START Available data

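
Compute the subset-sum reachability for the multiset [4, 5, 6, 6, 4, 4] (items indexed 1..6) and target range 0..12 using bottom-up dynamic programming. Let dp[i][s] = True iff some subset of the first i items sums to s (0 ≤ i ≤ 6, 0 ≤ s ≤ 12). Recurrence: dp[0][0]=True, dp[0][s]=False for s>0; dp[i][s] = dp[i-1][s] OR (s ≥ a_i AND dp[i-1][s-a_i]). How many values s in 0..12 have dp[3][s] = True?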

END Available data
START Available data

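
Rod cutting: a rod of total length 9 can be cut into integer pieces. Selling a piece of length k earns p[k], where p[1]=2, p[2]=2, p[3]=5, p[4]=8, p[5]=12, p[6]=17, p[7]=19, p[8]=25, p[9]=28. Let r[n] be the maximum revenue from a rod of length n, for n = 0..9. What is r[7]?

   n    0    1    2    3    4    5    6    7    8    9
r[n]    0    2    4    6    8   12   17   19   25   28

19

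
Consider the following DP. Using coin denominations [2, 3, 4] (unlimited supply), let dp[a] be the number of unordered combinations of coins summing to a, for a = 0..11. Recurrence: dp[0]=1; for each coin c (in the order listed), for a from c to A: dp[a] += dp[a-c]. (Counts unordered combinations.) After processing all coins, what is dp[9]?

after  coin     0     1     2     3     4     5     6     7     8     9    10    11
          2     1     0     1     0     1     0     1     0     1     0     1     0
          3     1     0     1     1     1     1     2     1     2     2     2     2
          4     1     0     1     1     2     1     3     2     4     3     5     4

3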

END Available data
START Available data

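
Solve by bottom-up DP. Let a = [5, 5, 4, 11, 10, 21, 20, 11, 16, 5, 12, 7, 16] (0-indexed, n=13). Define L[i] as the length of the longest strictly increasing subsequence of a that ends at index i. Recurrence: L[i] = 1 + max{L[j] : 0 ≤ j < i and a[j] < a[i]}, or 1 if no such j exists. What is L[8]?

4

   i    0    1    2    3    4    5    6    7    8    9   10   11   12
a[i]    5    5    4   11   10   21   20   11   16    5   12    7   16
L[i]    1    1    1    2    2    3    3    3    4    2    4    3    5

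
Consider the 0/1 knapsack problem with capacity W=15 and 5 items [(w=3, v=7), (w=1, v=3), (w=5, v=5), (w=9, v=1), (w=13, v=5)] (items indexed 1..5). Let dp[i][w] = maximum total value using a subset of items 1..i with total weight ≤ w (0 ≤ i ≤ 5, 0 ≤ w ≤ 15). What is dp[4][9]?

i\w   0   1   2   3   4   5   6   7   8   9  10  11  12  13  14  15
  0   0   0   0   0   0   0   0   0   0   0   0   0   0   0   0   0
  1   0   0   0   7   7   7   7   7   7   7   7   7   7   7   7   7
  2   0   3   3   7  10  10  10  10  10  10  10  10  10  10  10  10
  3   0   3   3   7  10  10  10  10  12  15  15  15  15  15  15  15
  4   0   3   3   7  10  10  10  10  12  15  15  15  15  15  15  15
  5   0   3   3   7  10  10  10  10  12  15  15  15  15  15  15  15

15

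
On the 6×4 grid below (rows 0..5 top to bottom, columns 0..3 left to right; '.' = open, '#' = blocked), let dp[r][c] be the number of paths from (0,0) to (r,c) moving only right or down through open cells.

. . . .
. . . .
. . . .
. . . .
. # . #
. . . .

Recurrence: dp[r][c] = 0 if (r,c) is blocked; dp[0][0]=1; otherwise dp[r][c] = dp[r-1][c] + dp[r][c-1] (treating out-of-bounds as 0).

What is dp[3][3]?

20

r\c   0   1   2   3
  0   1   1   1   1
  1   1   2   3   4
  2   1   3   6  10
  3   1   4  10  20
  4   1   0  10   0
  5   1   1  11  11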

END Available data

Where does the word "blocked" appear in the records above? Return every line that holds it.

Output of the task |
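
On the 6×4 grid below (rows 0..5 top to bottom, columns 0..3 left to right; '.' = open, '#' = blocked), let dp[r][c] be the number of paths from (0,0) to (r,c) moving only right or down through open cells.
Recurrence: dp[r][c] = 0 if (r,c) is blocked; dp[0][0]=1; otherwise dp[r][c] = dp[r-1][c] + dp[r][c-1] (treating out-of-bounds as 0).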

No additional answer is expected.